▶

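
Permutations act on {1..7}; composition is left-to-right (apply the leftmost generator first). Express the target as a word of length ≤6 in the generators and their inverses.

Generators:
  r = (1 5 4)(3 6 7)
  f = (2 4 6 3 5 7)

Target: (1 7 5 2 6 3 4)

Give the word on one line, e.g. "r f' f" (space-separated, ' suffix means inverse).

f' r' f r

  after f': (2 7 5 3 6 4)
  after r': (1 4 2 6 5 7)
  after f: (1 6 7)(2 3 5)
  after r: (1 7 5 2 6 3 4)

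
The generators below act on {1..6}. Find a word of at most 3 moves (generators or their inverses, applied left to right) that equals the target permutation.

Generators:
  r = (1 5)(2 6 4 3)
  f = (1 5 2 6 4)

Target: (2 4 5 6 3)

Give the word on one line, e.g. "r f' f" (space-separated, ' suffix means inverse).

f r

  after f: (1 5 2 6 4)
  after r: (2 4 5 6 3)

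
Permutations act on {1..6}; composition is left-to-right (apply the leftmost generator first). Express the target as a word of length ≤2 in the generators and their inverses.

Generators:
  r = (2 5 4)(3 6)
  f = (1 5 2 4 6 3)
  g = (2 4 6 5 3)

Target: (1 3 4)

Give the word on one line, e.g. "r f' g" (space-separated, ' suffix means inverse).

  after r': (2 4 5)(3 6)
  after f': (1 3 4)

r' f'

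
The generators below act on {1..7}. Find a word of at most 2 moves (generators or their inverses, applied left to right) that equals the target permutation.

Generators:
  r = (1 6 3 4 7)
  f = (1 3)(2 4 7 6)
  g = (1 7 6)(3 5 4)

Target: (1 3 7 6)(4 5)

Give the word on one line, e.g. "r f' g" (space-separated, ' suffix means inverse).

  after g': (1 6 7)(3 4 5)
  after r: (1 3 7 6)(4 5)

g' r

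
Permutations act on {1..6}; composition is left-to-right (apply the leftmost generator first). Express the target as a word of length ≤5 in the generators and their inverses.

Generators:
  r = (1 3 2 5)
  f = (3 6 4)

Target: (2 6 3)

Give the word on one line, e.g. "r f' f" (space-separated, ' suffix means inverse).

  after f: (3 6 4)
  after r': (1 5 2 3 6 4)
  after f': (1 5 2 4)
  after r: (2 4 3)
  after f': (2 6 3)

f r' f' r f'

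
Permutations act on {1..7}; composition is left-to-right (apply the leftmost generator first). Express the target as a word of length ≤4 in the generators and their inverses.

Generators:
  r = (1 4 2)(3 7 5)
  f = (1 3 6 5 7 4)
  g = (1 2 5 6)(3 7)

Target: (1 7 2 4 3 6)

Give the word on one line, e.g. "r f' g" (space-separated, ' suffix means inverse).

  after g': (1 6 5 2)(3 7)
  after f': (1 3 5 2 4 7)
  after g: (1 7 2 4 3 6)

g' f' g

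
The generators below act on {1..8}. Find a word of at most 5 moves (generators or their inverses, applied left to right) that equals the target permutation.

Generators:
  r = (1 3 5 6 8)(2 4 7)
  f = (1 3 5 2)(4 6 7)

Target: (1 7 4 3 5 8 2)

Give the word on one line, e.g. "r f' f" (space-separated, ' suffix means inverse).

f' r' f r' r'

  after f': (1 2 5 3)(4 7 6)
  after r': (1 7 5)(2 3 8 6)
  after f: (1 4 6)(2 5 3 8 7)
  after r': (1 2 3 6 8 4 5)
  after r': (1 7 4 3 5 8 2)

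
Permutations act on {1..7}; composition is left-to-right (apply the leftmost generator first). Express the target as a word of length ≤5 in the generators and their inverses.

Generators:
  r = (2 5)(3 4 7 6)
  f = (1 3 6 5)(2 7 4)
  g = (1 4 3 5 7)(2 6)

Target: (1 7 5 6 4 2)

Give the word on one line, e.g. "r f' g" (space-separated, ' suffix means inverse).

g' r g f

  after g': (1 7 5 3 4)(2 6)
  after r: (1 6 5 4)(2 3 7)
  after g: (1 2 5 3)(6 7)
  after f: (1 7 5 6 4 2)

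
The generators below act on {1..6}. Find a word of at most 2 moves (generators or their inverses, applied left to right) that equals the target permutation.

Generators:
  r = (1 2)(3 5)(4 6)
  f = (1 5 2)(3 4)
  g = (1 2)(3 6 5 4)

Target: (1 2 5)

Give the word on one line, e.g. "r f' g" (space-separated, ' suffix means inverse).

  after f: (1 5 2)(3 4)
  after f: (1 2 5)

f f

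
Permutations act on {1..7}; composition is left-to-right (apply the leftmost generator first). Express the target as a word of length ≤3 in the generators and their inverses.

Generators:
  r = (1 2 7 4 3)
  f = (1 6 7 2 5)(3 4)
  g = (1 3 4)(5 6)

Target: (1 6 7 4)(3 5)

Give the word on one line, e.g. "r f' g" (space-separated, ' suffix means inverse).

  after r: (1 2 7 4 3)
  after f: (1 5)(3 6 7)
  after g: (1 6 7 4)(3 5)

r f g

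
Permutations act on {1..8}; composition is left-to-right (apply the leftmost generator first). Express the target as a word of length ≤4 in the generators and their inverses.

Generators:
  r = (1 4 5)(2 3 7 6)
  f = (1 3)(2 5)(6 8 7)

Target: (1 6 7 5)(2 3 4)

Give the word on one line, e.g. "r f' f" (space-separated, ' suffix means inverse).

f r f

  after f: (1 3)(2 5)(6 8 7)
  after r: (1 7 2)(3 4 5)(6 8)
  after f: (1 6 7 5)(2 3 4)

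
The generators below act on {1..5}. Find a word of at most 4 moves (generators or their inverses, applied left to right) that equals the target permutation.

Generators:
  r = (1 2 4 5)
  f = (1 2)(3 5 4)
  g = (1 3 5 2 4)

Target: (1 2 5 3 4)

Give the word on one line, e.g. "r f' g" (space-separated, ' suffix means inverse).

  after f: (1 2)(3 5 4)
  after r: (1 4 3)
  after g': (1 2 5 3 4)

f r g'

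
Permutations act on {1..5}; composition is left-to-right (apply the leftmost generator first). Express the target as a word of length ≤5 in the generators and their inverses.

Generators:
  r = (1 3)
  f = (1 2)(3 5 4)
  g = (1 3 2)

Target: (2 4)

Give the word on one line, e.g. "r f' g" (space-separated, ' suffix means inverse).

f r' f'

  after f: (1 2)(3 5 4)
  after r': (1 2 3 5 4)
  after f': (2 4)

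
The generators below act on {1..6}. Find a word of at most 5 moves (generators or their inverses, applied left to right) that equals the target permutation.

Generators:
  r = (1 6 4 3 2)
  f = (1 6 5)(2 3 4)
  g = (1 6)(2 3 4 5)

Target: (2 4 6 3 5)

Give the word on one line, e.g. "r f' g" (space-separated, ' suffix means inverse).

  after f': (1 5 6)(2 4 3)
  after r': (1 5)(2 6)
  after r': (1 5 2)(3 4 6)
  after g: (1 2 6 4)(3 5)
  after r: (2 4 6 3 5)

f' r' r' g r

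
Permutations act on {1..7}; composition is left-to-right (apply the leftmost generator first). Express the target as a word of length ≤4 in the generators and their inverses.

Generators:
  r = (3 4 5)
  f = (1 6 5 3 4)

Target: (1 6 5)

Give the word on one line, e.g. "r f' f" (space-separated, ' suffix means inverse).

r r f

  after r: (3 4 5)
  after r: (3 5 4)
  after f: (1 6 5)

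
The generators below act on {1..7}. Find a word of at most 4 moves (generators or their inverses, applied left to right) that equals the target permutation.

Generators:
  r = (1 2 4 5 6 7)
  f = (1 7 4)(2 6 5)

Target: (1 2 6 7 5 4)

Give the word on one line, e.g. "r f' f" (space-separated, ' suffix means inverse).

  after f: (1 7 4)(2 6 5)
  after r': (1 6 4 7 2 5)
  after f': (1 2 6 7 5 4)

f r' f'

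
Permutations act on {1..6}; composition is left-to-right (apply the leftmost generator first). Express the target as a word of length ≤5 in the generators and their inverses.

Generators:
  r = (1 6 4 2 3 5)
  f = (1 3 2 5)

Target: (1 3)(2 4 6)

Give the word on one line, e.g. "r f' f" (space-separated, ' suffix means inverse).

r' f f

  after r': (1 5 3 2 4 6)
  after f: (2 4 6 3 5)
  after f: (1 3)(2 4 6)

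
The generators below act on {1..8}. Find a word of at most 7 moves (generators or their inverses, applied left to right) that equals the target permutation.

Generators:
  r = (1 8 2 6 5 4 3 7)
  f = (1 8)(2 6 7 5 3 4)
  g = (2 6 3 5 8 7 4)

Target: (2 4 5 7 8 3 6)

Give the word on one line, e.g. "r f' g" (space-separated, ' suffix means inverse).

r' f' r' r' r'

  after r': (1 7 3 4 5 6 2 8)
  after f': (1 6 4 7 5 2)
  after r': (1 2 7 6 5 8)(3 4)
  after r': (1 8 7 2 3 5)
  after r': (2 4 5 7 8 3 6)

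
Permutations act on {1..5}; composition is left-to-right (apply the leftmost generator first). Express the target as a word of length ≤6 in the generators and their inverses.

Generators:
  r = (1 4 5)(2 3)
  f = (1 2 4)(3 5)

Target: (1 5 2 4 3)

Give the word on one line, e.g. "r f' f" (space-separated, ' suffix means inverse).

  after f': (1 4 2)(3 5)
  after f': (1 2 4)
  after r': (1 3 2)(4 5)
  after f': (1 5 2 4 3)

f' f' r' f'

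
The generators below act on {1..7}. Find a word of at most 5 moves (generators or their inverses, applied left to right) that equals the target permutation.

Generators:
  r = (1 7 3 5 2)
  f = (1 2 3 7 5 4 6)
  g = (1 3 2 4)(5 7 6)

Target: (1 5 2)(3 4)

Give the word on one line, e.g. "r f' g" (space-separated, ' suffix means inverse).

  after g': (1 4 2 3)(5 6 7)
  after f: (1 6 5)(2 7 4 3)
  after r: (1 6 2 3)(4 5 7)
  after f': (1 4 7 5 3 6)
  after f': (1 5 2)(3 4)

g' f r f' f'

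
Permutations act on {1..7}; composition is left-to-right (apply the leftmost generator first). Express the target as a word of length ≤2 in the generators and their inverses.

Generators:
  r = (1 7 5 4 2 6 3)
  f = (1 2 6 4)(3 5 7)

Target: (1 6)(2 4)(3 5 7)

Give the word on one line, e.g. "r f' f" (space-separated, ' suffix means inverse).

f' f'

  after f': (1 4 6 2)(3 7 5)
  after f': (1 6)(2 4)(3 5 7)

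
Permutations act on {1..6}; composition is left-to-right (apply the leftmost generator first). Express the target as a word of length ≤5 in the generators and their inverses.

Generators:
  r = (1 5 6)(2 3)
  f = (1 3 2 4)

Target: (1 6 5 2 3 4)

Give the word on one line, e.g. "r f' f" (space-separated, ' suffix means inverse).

  after r': (1 6 5)(2 3)
  after f: (1 6 5 3 4)
  after r': (1 5 2 3 4 6)
  after r': (3 4 5)
  after r': (1 6 5 2 3 4)

r' f r' r' r'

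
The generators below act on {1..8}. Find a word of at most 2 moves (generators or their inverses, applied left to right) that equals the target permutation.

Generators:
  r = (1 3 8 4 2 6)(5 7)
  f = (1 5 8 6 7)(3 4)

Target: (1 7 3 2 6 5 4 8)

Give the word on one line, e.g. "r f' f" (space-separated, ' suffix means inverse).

f r

  after f: (1 5 8 6 7)(3 4)
  after r: (1 7 3 2 6 5 4 8)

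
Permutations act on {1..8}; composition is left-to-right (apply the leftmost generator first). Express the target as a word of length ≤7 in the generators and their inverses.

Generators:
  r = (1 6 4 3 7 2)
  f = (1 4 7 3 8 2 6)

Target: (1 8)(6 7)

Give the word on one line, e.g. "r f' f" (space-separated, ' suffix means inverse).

  after r': (1 2 7 3 4 6)
  after f': (1 8 3)(2 4)
  after r: (1 8 7 2 3 6 4)
  after r: (1 8 2 7)(3 4 6)
  after r: (1 8)(6 7)

r' f' r r r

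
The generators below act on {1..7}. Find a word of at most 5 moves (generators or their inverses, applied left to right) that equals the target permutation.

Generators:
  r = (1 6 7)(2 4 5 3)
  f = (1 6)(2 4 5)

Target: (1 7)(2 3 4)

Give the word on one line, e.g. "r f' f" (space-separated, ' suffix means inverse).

  after f: (1 6)(2 4 5)
  after r': (3 5)(6 7)
  after r': (1 7)(2 3 4)

f r' r'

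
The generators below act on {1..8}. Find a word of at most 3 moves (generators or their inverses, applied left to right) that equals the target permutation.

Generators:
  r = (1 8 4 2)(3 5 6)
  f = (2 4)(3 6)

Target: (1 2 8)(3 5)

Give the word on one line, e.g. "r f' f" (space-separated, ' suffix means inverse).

f r'

  after f: (2 4)(3 6)
  after r': (1 2 8)(3 5)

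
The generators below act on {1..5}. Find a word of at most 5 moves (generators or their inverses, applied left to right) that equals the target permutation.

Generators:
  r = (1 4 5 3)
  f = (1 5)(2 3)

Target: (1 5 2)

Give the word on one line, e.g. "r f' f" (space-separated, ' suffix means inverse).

r f' r

  after r: (1 4 5 3)
  after f': (1 4)(2 3 5)
  after r: (1 5 2)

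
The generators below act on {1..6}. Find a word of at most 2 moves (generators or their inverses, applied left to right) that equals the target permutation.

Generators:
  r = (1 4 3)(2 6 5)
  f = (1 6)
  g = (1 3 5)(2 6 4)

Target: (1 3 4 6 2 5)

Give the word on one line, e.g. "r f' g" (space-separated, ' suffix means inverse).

r' f

  after r': (1 3 4)(2 5 6)
  after f: (1 3 4 6 2 5)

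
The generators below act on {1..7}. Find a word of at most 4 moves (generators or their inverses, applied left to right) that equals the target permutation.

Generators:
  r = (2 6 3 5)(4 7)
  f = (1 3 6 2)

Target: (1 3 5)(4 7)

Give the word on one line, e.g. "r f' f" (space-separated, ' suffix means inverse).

  after r': (2 5 3 6)(4 7)
  after r': (2 3)(5 6)
  after r': (2 6 3 5)(4 7)
  after f: (1 3 5)(4 7)

r' r' r' f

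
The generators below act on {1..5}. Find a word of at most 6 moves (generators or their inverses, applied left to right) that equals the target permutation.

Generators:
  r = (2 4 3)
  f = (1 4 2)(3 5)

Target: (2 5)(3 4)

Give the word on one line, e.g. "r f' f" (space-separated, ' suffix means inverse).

f' r' r' f' r'

  after f': (1 2 4)(3 5)
  after r': (1 3 5 4)
  after r': (1 4)(2 3 5)
  after f': (2 5 4)
  after r': (2 5)(3 4)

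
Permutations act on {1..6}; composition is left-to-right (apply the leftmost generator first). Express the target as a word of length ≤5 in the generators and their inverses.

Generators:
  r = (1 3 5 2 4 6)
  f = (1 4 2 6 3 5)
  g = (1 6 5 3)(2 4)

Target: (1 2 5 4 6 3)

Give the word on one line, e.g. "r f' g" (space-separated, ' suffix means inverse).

r' g' f f

  after r': (1 6 4 2 5 3)
  after g': (2 6)
  after f: (1 4 2 3 5)
  after f: (1 2 5 4 6 3)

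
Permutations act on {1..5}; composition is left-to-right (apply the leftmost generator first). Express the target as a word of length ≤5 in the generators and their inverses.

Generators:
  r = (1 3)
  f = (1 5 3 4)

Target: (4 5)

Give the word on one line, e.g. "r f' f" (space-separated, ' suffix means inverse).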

◀

**Action item:** Repeat, character for character, the lines of the material above from the line with "f = (1 8)(2 6 7 5 3 4)" through the line with "Target: (1 6)(2 4)(3 5 7)".

**Written solution:**
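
  f = (1 8)(2 6 7 5 3 4)
  g = (2 6 3 5 8 7 4)

Target: (2 4 5 7 8 3 6)

Give the word on one line, e.g. "r f' g" (space-separated, ' suffix means inverse).

r' f' r' r' r'

  after r': (1 7 3 4 5 6 2 8)
  after f': (1 6 4 7 5 2)
  after r': (1 2 7 6 5 8)(3 4)
  after r': (1 8 7 2 3 5)
  after r': (2 4 5 7 8 3 6)

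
Permutations act on {1..5}; composition is left-to-right (apply the leftmost generator first). Express the target as a word of length ≤6 in the generators and their inverses.

Generators:
  r = (1 4 5)(2 3)
  f = (1 2 4)(3 5)

Target: (1 5 2 4 3)

Give the word on one line, e.g. "r f' f" (space-separated, ' suffix means inverse).

  after f': (1 4 2)(3 5)
  after f': (1 2 4)
  after r': (1 3 2)(4 5)
  after f': (1 5 2 4 3)

f' f' r' f'

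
The generators below act on {1..7}. Find a word of at most 5 moves (generators or their inverses, applied left to right) that equals the target permutation.

Generators:
  r = (1 7 3 5 2)
  f = (1 2 3 7 5 4 6)
  g = (1 3 2 4)(5 7 6)

Target: (1 5 2)(3 4)

Give the word on one line, e.g. "r f' g" (space-separated, ' suffix means inverse).

  after g': (1 4 2 3)(5 6 7)
  after f: (1 6 5)(2 7 4 3)
  after r: (1 6 2 3)(4 5 7)
  after f': (1 4 7 5 3 6)
  after f': (1 5 2)(3 4)

g' f r f' f'

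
Permutations act on {1..7}; composition is left-to-right (apply the leftmost generator first). Express the target as a word of length ≤2 in the generators and their inverses.

Generators:
  r = (1 7 5 4 2 6 3)
  f = (1 2 6 4)(3 5 7)

Target: (1 6)(2 4)(3 5 7)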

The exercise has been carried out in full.